### [Exercise]
Search the material below for the string "SELECT". Return every line that holds it.

### [Extracted information]

* * * * * * *

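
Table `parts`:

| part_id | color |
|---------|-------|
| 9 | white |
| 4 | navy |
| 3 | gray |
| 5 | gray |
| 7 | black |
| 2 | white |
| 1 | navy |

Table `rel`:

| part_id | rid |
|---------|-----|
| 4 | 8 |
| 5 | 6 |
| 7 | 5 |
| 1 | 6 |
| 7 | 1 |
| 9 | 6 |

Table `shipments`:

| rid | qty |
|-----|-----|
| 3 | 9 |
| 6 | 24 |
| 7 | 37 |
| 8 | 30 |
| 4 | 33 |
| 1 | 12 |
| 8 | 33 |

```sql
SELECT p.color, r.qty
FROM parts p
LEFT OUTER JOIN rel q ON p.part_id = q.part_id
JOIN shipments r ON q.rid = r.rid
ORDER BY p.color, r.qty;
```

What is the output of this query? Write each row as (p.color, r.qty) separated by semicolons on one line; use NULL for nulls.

(black, 12); (gray, 24); (navy, 24); (navy, 30); (navy, 33); (white, 24)

Evaluate left to right. First `parts p LEFT JOIN rel q` on part_id: 8 row(s).
Then INNER JOIN `shipments r` on rid: keep only rows whose q.rid appears in r.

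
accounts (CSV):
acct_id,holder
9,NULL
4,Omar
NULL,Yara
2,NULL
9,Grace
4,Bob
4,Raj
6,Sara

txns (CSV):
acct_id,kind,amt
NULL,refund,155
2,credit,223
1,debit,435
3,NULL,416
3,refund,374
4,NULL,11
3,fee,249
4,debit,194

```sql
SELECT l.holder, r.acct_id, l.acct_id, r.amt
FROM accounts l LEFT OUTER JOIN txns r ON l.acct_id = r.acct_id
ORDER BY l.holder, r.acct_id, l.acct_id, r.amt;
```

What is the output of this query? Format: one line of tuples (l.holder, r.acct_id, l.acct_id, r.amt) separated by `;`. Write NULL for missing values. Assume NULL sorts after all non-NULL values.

(Bob, 4, 4, 11); (Bob, 4, 4, 194); (Grace, NULL, 9, NULL); (Omar, 4, 4, 11); (Omar, 4, 4, 194); (Raj, 4, 4, 11); (Raj, 4, 4, 194); (Sara, NULL, 6, NULL); (Yara, NULL, NULL, NULL); (NULL, 2, 2, 223); (NULL, NULL, 9, NULL)

LEFT JOIN keeps every row from `accounts`; unmatched rows get NULL for `txns`'s columns.
Matching on l.acct_id = r.acct_id. A NULL in a compared column never satisfies the condition.
- l (acct_id=9) has no partner → padded with NULL.
- l (acct_id=4) pairs with 2 row(s) of r.
- l (acct_id=NULL) has no partner → padded with NULL.
- l (acct_id=2) pairs with 1 row(s) of r.
- l (acct_id=9) has no partner → padded with NULL.
- l (acct_id=4) pairs with 2 row(s) of r.
- l (acct_id=4) pairs with 2 row(s) of r.
- l (acct_id=6) has no partner → padded with NULL.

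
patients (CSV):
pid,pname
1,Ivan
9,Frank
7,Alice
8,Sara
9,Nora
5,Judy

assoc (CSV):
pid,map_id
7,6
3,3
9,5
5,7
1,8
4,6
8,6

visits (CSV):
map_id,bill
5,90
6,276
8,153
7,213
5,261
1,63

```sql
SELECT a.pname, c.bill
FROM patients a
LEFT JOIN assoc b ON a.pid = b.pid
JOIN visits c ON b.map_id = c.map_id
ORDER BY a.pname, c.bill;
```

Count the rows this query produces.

Step 1 — a LEFT JOIN b on pid → 6 row(s).
Then INNER JOIN `visits c` on map_id: keep only rows whose b.map_id appears in c.
Result: 8 row(s).

8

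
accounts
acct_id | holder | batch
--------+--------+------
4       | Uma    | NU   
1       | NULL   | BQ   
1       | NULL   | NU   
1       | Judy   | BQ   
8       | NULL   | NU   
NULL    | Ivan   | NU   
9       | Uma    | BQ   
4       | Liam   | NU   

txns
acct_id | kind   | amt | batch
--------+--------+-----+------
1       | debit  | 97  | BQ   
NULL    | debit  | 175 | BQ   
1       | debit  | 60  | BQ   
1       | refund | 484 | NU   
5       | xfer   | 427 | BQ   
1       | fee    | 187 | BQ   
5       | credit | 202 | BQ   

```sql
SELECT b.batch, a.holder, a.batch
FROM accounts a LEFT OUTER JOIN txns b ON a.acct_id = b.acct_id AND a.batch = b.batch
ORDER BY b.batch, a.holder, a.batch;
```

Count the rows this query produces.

12

LEFT JOIN keeps every row from `accounts`; unmatched rows get NULL for `txns`'s columns.
Matching on a.acct_id = b.acct_id AND a.batch = b.batch. A NULL in a compared column never satisfies the condition.
Matched pairs: 7; unmatched a rows kept: 5.
Total: 7 matched + 5 padded = 12 rows.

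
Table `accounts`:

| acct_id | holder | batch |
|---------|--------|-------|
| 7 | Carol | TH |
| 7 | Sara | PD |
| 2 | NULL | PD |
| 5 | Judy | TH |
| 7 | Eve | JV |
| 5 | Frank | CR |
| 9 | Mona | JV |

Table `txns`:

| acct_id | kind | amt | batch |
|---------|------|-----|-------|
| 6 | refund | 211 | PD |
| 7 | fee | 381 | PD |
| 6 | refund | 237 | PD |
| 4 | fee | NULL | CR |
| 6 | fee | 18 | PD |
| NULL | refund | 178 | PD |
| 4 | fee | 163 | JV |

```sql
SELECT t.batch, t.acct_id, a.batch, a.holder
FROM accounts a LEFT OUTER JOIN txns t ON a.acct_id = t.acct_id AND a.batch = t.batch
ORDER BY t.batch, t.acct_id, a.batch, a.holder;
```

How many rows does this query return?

LEFT JOIN keeps every row from `accounts`; unmatched rows get NULL for `txns`'s columns.
Matching on a.acct_id = t.acct_id AND a.batch = t.batch. A NULL in a compared column never satisfies the condition.
- a (acct_id=7, batch=TH) has no partner → padded with NULL.
- a (acct_id=7, batch=PD) pairs with 1 row(s) of t.
- a (acct_id=2, batch=PD) has no partner → padded with NULL.
- a (acct_id=5, batch=TH) has no partner → padded with NULL.
- a (acct_id=7, batch=JV) has no partner → padded with NULL.
- a (acct_id=5, batch=CR) has no partner → padded with NULL.
- a (acct_id=9, batch=JV) has no partner → padded with NULL.
Total: 1 matched + 6 padded = 7 rows.

7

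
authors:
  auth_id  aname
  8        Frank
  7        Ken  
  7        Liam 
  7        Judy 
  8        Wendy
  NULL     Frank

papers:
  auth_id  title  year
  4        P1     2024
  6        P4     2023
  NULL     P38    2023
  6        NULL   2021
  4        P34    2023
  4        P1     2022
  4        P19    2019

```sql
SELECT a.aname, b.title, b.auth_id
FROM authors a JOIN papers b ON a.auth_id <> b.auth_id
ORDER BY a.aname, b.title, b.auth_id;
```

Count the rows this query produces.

INNER JOIN keeps only pairs where the ON condition holds.
Matching on a.auth_id <> b.auth_id. A NULL in a compared column never satisfies the condition.
- a[0] auth_id=8 → 6 match(es) in b → 6 row(s).
- a[1] auth_id=7 → 6 match(es) in b → 6 row(s).
- a[2] auth_id=7 → 6 match(es) in b → 6 row(s).
- a[3] auth_id=7 → 6 match(es) in b → 6 row(s).
- a[4] auth_id=8 → 6 match(es) in b → 6 row(s).
- a[5] auth_id=NULL → no match; dropped.
Total: 30 rows.

30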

* * * * * * *

### [Response box]
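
SELECT p.color, r.qty
SELECT l.holder, r.acct_id, l.acct_id, r.amt
SELECT a.pname, c.bill
SELECT b.batch, a.holder, a.batch
SELECT t.batch, t.acct_id, a.batch, a.holder
SELECT a.aname, b.title, b.auth_id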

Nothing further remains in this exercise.